→ **Goal of the exercise**
Nothing in the entries should be altered. Write them out in full.

##### Materials provided

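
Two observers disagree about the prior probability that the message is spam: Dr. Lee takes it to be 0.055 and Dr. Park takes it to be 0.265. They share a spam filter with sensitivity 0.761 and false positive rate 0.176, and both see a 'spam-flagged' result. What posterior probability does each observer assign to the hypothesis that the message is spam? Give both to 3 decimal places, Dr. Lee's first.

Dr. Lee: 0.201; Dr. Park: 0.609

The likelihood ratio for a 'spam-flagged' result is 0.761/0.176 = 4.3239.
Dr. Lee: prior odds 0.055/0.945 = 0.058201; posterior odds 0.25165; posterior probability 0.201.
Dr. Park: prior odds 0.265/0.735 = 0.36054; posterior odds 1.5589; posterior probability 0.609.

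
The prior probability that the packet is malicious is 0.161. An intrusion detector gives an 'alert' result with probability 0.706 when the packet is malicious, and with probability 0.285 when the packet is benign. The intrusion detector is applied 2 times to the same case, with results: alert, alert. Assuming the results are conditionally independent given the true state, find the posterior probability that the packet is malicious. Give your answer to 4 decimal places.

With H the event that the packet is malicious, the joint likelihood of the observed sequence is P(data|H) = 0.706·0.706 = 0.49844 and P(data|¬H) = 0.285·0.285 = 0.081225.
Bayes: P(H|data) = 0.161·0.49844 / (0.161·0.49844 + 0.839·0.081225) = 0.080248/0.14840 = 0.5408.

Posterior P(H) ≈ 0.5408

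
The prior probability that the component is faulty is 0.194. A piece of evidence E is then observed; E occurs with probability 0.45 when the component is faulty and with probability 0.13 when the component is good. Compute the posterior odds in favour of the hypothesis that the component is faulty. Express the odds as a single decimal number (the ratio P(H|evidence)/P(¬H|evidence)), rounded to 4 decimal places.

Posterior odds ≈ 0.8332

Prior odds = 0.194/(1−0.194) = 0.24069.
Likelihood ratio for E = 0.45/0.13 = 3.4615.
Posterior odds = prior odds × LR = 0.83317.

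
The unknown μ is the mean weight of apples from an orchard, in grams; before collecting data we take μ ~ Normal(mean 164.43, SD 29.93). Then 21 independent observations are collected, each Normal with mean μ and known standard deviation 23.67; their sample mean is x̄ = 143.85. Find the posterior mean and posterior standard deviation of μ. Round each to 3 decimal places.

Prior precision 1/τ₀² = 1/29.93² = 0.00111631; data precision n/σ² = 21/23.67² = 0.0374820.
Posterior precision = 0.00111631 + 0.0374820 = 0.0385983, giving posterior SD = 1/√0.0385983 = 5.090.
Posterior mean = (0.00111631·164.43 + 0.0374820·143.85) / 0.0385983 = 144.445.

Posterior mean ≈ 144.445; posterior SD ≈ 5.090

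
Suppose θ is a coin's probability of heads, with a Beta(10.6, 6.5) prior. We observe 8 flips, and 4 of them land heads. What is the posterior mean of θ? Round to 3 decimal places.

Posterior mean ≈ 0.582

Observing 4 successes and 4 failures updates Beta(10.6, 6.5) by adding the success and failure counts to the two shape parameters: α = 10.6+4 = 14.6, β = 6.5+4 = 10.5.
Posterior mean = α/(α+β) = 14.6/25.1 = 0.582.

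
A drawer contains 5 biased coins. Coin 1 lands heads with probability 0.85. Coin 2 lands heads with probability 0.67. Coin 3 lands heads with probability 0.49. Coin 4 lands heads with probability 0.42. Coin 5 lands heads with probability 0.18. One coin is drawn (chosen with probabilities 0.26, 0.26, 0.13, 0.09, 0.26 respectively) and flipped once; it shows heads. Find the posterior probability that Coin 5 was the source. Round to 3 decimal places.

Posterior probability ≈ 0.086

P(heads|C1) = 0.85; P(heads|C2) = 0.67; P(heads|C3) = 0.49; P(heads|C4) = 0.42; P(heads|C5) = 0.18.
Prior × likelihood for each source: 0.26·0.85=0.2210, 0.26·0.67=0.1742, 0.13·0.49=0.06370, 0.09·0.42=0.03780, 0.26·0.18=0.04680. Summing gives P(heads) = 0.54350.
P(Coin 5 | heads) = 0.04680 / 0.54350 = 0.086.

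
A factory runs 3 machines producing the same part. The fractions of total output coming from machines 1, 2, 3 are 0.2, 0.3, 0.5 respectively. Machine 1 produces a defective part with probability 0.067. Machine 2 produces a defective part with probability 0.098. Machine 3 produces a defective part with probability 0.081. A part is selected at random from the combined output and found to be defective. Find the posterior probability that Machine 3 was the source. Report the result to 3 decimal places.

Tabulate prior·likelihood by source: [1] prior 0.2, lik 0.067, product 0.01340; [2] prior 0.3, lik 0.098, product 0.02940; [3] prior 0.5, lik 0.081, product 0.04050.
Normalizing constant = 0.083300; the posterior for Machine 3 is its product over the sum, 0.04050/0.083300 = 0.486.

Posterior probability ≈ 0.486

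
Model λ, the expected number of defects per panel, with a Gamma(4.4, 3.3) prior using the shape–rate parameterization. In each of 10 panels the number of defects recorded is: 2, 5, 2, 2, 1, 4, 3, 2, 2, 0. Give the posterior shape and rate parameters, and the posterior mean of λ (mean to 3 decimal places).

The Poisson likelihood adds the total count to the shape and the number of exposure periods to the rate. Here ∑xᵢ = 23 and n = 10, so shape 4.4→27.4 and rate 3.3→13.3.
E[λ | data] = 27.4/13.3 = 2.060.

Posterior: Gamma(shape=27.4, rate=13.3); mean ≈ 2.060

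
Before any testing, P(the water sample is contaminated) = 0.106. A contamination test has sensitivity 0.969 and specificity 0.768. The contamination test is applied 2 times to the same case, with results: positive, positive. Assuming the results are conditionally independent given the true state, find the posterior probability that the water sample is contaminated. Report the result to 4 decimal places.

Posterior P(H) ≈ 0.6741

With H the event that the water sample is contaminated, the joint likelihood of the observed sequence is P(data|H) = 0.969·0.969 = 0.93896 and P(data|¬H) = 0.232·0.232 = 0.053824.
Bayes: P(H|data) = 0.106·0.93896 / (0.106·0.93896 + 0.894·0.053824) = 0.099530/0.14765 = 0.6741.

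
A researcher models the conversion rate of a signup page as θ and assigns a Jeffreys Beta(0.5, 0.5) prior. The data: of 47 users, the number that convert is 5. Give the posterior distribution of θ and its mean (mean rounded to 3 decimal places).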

##########

→ **Answer**
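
Two observers disagree about the prior probability that the message is spam: Dr. Lee takes it to be 0.055 and Dr. Park takes it to be 0.265. They share a spam filter with sensitivity 0.761 and false positive rate 0.176, and both see a 'spam-flagged' result. What posterior probability does each observer assign to the hypothesis that the message is spam? Give both to 3 decimal places, Dr. Lee's first.

Dr. Lee: 0.201; Dr. Park: 0.609

The likelihood ratio for a 'spam-flagged' result is 0.761/0.176 = 4.3239.
Dr. Lee: prior odds 0.055/0.945 = 0.058201; posterior odds 0.25165; posterior probability 0.201.
Dr. Park: prior odds 0.265/0.735 = 0.36054; posterior odds 1.5589; posterior probability 0.609.

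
The prior probability that the packet is malicious is 0.161. An intrusion detector gives an 'alert' result with probability 0.706 when the packet is malicious, and with probability 0.285 when the packet is benign. The intrusion detector is applied 2 times to the same case, with results: alert, alert. Assuming the results are conditionally independent given the true state, find the posterior probability that the packet is malicious. Give your answer to 4 decimal places.

With H the event that the packet is malicious, the joint likelihood of the observed sequence is P(data|H) = 0.706·0.706 = 0.49844 and P(data|¬H) = 0.285·0.285 = 0.081225.
Bayes: P(H|data) = 0.161·0.49844 / (0.161·0.49844 + 0.839·0.081225) = 0.080248/0.14840 = 0.5408.

Posterior P(H) ≈ 0.5408

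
The prior probability that the component is faulty is 0.194. A piece of evidence E is then observed; E occurs with probability 0.45 when the component is faulty and with probability 0.13 when the component is good. Compute the posterior odds in favour of the hypothesis that the component is faulty. Express the odds as a single decimal number (the ratio P(H|evidence)/P(¬H|evidence)), rounded to 4 decimal places.

Posterior odds ≈ 0.8332

Prior odds = 0.194/(1−0.194) = 0.24069.
Likelihood ratio for E = 0.45/0.13 = 3.4615.
Posterior odds = prior odds × LR = 0.83317.

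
The unknown μ is the mean weight of apples from an orchard, in grams; before collecting data we take μ ~ Normal(mean 164.43, SD 29.93). Then 21 independent observations are collected, each Normal with mean μ and known standard deviation 23.67; their sample mean is x̄ = 143.85. Find the posterior mean and posterior standard deviation of μ. Round each to 3 decimal places.

Prior precision 1/τ₀² = 1/29.93² = 0.00111631; data precision n/σ² = 21/23.67² = 0.0374820.
Posterior precision = 0.00111631 + 0.0374820 = 0.0385983, giving posterior SD = 1/√0.0385983 = 5.090.
Posterior mean = (0.00111631·164.43 + 0.0374820·143.85) / 0.0385983 = 144.445.

Posterior mean ≈ 144.445; posterior SD ≈ 5.090

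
Suppose θ is a coin's probability of heads, with a Beta(10.6, 6.5) prior. We observe 8 flips, and 4 of them land heads. What is the posterior mean of θ? Round to 3 decimal places.

Posterior mean ≈ 0.582

Observing 4 successes and 4 failures updates Beta(10.6, 6.5) by adding the success and failure counts to the two shape parameters: α = 10.6+4 = 14.6, β = 6.5+4 = 10.5.
Posterior mean = α/(α+β) = 14.6/25.1 = 0.582.

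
A drawer contains 5 biased coins. Coin 1 lands heads with probability 0.85. Coin 2 lands heads with probability 0.67. Coin 3 lands heads with probability 0.49. Coin 4 lands heads with probability 0.42. Coin 5 lands heads with probability 0.18. One coin is drawn (chosen with probabilities 0.26, 0.26, 0.13, 0.09, 0.26 respectively) and flipped once; it shows heads. Find the posterior probability that Coin 5 was the source. Round to 3 decimal places.

Posterior probability ≈ 0.086

P(heads|C1) = 0.85; P(heads|C2) = 0.67; P(heads|C3) = 0.49; P(heads|C4) = 0.42; P(heads|C5) = 0.18.
Prior × likelihood for each source: 0.26·0.85=0.2210, 0.26·0.67=0.1742, 0.13·0.49=0.06370, 0.09·0.42=0.03780, 0.26·0.18=0.04680. Summing gives P(heads) = 0.54350.
P(Coin 5 | heads) = 0.04680 / 0.54350 = 0.086.

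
A factory runs 3 machines producing the same part. The fractions of total output coming from machines 1, 2, 3 are 0.2, 0.3, 0.5 respectively. Machine 1 produces a defective part with probability 0.067. Machine 2 produces a defective part with probability 0.098. Machine 3 produces a defective part with probability 0.081. A part is selected at random from the combined output and found to be defective. Find the posterior probability that Machine 3 was the source. Report the result to 3 decimal places.

Tabulate prior·likelihood by source: [1] prior 0.2, lik 0.067, product 0.01340; [2] prior 0.3, lik 0.098, product 0.02940; [3] prior 0.5, lik 0.081, product 0.04050.
Normalizing constant = 0.083300; the posterior for Machine 3 is its product over the sum, 0.04050/0.083300 = 0.486.

Posterior probability ≈ 0.486

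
Model λ, the expected number of defects per panel, with a Gamma(4.4, 3.3) prior using the shape–rate parameterization. In each of 10 panels the number of defects recorded is: 2, 5, 2, 2, 1, 4, 3, 2, 2, 0. Give the posterior shape and rate parameters, and the posterior mean of λ (mean to 3 decimal places).

The Poisson likelihood adds the total count to the shape and the number of exposure periods to the rate. Here ∑xᵢ = 23 and n = 10, so shape 4.4→27.4 and rate 3.3→13.3.
E[λ | data] = 27.4/13.3 = 2.060.

Posterior: Gamma(shape=27.4, rate=13.3); mean ≈ 2.060

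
Before any testing, P(the water sample is contaminated) = 0.106. A contamination test has sensitivity 0.969 and specificity 0.768. The contamination test is applied 2 times to the same case, with results: positive, positive. Assuming the results are conditionally independent given the true state, find the posterior probability that the water sample is contaminated. Report the result to 4 decimal places.

Posterior P(H) ≈ 0.6741

With H the event that the water sample is contaminated, the joint likelihood of the observed sequence is P(data|H) = 0.969·0.969 = 0.93896 and P(data|¬H) = 0.232·0.232 = 0.053824.
Bayes: P(H|data) = 0.106·0.93896 / (0.106·0.93896 + 0.894·0.053824) = 0.099530/0.14765 = 0.6741.

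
A researcher models the conversion rate of a signup page as θ and assigns a Jeffreys Beta(0.5, 0.5) prior. The data: of 47 users, the number that convert is 5. Give the posterior distribution of θ and its mean (mean rounded to 3 decimal places).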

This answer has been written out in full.